» **EXERCISE DESCRIPTION**
Everything from the line holding "A perched bat" through the last line of the listing needs to be repeated exactly, with no other lines.

» **DATASET EXTRACT**

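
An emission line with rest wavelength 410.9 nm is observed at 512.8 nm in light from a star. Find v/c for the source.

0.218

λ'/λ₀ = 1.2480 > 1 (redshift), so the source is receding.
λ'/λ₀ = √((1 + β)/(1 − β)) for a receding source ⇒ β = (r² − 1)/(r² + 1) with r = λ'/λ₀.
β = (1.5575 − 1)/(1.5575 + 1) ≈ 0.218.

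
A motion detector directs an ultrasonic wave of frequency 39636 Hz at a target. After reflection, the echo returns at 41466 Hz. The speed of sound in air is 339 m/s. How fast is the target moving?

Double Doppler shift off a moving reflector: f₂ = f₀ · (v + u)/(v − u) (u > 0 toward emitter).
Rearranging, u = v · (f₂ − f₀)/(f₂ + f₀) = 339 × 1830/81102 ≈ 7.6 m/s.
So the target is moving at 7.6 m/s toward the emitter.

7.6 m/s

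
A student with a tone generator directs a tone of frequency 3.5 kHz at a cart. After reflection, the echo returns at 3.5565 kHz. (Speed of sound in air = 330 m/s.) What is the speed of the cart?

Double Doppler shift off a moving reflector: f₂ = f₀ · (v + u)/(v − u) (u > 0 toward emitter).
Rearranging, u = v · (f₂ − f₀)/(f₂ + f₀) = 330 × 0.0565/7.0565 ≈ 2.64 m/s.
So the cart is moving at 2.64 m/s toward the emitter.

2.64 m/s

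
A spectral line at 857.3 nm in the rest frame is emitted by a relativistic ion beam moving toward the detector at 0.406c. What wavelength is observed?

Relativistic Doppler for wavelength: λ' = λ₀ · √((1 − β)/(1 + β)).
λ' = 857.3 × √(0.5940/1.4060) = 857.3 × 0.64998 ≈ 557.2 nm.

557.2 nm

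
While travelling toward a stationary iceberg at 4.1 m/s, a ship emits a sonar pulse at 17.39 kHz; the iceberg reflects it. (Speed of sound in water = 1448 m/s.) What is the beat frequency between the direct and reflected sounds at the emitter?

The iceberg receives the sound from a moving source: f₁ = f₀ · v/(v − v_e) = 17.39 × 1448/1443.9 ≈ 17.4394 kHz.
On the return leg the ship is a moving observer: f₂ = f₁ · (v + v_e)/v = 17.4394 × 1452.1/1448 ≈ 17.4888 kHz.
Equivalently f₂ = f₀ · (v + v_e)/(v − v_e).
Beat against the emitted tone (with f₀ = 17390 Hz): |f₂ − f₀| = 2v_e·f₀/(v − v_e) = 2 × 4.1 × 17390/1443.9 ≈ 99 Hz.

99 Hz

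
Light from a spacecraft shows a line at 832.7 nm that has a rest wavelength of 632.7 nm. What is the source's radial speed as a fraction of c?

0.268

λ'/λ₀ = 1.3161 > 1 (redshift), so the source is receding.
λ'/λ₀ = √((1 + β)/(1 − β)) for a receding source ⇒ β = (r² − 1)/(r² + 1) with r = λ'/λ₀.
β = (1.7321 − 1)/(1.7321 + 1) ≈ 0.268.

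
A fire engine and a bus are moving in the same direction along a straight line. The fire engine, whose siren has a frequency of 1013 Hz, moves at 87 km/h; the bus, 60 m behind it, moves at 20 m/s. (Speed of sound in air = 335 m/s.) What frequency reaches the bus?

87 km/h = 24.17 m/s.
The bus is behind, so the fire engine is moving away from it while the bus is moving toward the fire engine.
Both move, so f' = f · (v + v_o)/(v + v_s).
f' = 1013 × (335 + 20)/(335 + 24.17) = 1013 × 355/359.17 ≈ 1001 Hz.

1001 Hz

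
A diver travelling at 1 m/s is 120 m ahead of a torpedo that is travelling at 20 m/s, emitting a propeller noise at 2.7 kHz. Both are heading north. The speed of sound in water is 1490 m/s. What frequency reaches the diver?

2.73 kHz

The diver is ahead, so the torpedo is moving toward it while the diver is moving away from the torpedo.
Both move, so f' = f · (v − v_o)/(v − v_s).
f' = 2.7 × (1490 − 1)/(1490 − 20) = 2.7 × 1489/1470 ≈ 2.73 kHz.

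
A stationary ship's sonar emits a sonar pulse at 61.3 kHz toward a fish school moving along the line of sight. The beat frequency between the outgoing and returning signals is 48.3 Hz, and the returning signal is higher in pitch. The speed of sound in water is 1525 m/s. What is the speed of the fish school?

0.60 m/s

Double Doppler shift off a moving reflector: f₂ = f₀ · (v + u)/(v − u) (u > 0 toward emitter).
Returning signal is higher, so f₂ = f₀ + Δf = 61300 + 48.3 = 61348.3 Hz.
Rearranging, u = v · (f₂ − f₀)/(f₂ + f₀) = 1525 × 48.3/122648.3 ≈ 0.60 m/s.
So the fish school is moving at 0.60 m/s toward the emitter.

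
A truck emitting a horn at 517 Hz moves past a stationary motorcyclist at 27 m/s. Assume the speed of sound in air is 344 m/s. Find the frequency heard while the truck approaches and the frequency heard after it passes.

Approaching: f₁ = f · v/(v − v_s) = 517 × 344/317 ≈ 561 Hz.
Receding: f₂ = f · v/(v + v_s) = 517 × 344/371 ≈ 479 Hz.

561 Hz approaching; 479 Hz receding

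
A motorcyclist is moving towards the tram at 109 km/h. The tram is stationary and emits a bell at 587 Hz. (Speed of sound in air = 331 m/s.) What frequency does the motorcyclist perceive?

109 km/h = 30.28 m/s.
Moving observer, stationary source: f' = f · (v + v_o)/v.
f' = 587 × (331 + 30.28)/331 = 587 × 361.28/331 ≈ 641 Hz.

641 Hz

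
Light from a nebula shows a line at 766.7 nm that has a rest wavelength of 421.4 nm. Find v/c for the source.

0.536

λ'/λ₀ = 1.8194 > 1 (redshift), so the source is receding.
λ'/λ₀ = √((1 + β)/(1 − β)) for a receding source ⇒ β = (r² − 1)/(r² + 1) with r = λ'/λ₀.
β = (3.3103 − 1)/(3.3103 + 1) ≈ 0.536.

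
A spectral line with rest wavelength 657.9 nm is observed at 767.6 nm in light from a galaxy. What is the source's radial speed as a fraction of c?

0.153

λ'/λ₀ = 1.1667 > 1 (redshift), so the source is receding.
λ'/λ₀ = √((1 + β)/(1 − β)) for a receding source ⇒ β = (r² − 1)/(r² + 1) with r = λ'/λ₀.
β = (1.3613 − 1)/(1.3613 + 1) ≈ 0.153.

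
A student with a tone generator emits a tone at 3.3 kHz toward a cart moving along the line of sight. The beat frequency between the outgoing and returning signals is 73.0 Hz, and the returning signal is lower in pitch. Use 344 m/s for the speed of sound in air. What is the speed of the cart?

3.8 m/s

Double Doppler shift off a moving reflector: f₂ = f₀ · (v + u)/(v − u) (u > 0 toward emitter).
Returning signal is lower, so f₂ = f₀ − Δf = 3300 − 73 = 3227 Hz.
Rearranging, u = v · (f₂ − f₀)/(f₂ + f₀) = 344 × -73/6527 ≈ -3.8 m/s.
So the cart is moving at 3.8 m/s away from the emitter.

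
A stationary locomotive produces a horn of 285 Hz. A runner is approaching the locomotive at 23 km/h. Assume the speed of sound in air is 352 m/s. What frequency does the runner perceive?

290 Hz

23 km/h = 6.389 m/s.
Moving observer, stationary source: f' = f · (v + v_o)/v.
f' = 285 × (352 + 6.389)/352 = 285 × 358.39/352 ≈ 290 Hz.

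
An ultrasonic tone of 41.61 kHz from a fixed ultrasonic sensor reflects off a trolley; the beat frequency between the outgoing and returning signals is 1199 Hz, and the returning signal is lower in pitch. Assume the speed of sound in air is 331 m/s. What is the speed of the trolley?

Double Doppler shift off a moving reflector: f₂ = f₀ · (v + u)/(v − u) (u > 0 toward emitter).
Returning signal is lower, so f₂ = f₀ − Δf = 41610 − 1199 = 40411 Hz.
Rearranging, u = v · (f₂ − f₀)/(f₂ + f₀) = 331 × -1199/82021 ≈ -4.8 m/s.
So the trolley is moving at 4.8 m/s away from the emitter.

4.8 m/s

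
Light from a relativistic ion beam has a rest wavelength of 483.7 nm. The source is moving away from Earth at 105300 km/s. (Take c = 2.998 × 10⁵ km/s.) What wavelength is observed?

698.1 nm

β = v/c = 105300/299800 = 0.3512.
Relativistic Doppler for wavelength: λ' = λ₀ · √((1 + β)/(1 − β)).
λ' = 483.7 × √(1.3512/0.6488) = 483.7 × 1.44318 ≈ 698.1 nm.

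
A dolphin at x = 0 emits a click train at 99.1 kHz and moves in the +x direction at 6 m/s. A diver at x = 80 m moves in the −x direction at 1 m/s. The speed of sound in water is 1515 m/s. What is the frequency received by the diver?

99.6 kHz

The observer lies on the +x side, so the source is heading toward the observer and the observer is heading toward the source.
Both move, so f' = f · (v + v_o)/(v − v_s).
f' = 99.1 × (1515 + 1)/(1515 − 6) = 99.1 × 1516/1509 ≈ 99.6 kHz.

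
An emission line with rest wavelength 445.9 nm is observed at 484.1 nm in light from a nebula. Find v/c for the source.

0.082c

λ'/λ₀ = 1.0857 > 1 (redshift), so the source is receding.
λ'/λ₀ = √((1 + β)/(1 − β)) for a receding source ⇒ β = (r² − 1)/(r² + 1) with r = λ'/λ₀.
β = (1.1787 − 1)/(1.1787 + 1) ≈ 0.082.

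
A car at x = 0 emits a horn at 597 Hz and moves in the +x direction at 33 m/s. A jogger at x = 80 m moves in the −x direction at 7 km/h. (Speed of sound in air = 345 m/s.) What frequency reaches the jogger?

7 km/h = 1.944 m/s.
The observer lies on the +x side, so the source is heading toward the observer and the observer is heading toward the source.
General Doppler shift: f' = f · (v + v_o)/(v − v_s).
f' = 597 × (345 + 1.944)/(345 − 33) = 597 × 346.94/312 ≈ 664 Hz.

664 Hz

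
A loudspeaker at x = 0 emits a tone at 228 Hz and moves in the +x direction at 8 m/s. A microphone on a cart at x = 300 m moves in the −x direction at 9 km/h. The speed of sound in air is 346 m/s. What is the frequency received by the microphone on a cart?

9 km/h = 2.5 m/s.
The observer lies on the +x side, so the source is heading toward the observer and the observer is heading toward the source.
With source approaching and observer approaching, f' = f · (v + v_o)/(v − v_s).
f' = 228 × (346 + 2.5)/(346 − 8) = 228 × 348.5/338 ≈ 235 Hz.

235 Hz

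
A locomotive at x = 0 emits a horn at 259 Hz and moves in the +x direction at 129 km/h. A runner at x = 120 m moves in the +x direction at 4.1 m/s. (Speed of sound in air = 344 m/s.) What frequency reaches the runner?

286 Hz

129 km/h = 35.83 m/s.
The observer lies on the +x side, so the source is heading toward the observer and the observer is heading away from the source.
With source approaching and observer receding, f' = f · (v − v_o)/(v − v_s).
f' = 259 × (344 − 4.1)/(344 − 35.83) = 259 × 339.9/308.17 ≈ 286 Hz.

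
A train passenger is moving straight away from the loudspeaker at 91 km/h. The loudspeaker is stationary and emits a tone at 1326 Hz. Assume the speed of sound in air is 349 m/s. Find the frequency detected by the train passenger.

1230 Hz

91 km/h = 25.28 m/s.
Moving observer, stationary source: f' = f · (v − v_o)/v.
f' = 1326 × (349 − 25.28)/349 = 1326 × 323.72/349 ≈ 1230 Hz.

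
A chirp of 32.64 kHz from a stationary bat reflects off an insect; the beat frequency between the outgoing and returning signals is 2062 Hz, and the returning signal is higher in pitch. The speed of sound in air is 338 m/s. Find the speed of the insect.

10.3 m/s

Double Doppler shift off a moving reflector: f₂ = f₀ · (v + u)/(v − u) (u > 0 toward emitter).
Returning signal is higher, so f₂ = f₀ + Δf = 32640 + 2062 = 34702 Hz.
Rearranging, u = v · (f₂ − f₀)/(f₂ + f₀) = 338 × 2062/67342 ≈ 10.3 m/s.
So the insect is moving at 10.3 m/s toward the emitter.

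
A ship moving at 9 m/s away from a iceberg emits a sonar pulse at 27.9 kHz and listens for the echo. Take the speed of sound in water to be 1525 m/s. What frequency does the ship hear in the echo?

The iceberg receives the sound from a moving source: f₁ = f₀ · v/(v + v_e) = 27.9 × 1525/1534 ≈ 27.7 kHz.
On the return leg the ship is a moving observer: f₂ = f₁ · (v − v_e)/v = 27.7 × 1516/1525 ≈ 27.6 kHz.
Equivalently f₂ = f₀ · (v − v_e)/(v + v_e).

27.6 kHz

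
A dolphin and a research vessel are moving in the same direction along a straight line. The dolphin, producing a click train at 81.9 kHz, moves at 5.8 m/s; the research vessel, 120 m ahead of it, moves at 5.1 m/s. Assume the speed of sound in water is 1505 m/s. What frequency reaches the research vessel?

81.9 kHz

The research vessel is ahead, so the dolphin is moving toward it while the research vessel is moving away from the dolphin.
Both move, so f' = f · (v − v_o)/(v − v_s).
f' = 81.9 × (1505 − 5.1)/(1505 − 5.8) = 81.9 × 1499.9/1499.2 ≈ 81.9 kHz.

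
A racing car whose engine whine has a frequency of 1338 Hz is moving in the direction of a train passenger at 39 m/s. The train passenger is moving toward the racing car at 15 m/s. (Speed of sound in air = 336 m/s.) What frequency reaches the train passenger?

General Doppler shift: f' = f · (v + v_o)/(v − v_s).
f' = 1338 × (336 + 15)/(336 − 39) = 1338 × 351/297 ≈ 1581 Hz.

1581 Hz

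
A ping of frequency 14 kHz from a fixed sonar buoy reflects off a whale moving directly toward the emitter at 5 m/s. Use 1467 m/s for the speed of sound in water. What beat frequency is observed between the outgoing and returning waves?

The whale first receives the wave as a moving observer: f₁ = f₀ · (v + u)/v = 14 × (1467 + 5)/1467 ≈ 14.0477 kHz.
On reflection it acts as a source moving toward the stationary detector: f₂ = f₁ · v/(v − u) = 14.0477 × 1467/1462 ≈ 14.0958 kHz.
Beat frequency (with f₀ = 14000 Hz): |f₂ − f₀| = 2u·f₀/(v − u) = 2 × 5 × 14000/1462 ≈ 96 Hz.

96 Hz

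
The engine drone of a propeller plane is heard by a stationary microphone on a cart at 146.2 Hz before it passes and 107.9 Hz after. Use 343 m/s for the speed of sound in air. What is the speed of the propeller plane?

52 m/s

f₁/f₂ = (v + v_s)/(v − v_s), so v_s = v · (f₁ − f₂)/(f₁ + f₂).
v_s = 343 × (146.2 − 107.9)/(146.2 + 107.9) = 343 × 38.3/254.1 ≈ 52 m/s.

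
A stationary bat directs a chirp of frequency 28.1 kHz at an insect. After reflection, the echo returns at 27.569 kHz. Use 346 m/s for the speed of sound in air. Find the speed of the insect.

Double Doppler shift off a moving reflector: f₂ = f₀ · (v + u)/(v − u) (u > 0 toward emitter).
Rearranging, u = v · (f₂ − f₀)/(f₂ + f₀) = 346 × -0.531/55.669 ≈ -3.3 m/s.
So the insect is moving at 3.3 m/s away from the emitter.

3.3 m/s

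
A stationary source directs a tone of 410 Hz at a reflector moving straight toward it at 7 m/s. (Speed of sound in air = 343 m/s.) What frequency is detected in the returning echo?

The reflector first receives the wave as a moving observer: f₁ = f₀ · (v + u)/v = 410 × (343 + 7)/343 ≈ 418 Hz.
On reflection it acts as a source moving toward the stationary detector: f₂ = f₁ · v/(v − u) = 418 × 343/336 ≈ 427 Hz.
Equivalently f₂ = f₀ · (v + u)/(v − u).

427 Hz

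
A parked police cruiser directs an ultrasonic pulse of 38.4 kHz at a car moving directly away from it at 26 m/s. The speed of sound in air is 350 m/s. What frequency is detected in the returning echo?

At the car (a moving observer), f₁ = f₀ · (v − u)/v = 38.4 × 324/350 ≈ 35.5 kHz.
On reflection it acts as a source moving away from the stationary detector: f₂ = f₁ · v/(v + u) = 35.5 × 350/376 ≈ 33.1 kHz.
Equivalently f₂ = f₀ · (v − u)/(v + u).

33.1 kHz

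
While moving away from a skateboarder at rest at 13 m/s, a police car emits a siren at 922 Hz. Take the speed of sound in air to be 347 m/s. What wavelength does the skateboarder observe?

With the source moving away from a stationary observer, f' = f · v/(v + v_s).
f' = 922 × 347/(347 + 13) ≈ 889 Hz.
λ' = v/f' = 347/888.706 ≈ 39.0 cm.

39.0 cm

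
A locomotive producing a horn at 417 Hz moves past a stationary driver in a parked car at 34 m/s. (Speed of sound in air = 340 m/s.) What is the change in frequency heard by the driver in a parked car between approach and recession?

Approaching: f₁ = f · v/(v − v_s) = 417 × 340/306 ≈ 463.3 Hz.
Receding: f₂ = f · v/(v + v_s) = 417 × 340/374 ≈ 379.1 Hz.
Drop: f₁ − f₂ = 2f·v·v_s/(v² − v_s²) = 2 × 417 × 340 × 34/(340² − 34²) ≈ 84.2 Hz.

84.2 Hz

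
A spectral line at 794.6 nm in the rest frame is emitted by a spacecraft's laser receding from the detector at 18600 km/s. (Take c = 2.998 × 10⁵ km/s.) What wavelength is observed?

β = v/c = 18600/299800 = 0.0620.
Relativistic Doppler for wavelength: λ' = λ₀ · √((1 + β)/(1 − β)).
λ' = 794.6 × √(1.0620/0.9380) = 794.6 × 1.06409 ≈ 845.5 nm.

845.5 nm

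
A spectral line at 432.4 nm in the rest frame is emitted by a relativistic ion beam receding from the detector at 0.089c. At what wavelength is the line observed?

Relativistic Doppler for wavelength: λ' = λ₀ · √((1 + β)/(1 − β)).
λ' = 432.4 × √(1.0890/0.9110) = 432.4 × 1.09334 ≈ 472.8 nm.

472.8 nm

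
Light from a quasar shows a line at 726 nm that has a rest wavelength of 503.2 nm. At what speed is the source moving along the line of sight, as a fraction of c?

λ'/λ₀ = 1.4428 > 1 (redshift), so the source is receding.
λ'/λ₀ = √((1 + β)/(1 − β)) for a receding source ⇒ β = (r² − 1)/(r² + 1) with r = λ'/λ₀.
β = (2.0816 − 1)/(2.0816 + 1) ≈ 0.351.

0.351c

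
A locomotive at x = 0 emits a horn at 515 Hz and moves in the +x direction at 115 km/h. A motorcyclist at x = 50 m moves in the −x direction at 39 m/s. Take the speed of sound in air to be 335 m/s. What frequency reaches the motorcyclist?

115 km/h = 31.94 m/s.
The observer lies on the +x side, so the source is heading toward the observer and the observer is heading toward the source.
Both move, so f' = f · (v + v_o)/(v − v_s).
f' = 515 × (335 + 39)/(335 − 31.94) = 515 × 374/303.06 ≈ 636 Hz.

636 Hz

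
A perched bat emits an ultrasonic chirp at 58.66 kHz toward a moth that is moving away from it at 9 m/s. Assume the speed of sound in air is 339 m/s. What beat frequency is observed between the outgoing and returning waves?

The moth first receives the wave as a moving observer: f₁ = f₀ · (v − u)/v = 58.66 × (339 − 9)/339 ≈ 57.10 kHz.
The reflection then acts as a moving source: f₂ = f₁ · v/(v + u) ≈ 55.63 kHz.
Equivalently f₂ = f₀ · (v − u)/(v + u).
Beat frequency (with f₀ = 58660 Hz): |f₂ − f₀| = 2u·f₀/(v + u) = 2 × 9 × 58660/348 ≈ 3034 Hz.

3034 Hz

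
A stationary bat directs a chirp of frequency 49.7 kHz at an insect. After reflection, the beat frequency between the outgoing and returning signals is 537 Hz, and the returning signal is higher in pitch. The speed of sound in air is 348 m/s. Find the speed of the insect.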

» **RESULT**
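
A perched bat emits an ultrasonic chirp at 58.66 kHz toward a moth that is moving away from it at 9 m/s. Assume the speed of sound in air is 339 m/s. What beat frequency is observed between the outgoing and returning waves?

The moth first receives the wave as a moving observer: f₁ = f₀ · (v − u)/v = 58.66 × (339 − 9)/339 ≈ 57.10 kHz.
The reflection then acts as a moving source: f₂ = f₁ · v/(v + u) ≈ 55.63 kHz.
Equivalently f₂ = f₀ · (v − u)/(v + u).
Beat frequency (with f₀ = 58660 Hz): |f₂ − f₀| = 2u·f₀/(v + u) = 2 × 9 × 58660/348 ≈ 3034 Hz.

3034 Hz

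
A stationary bat directs a chirp of frequency 49.7 kHz at an insect. After reflection, the beat frequency between the outgoing and returning signals is 537 Hz, and the returning signal is higher in pitch. The speed of sound in air is 348 m/s. Find the speed of the insect.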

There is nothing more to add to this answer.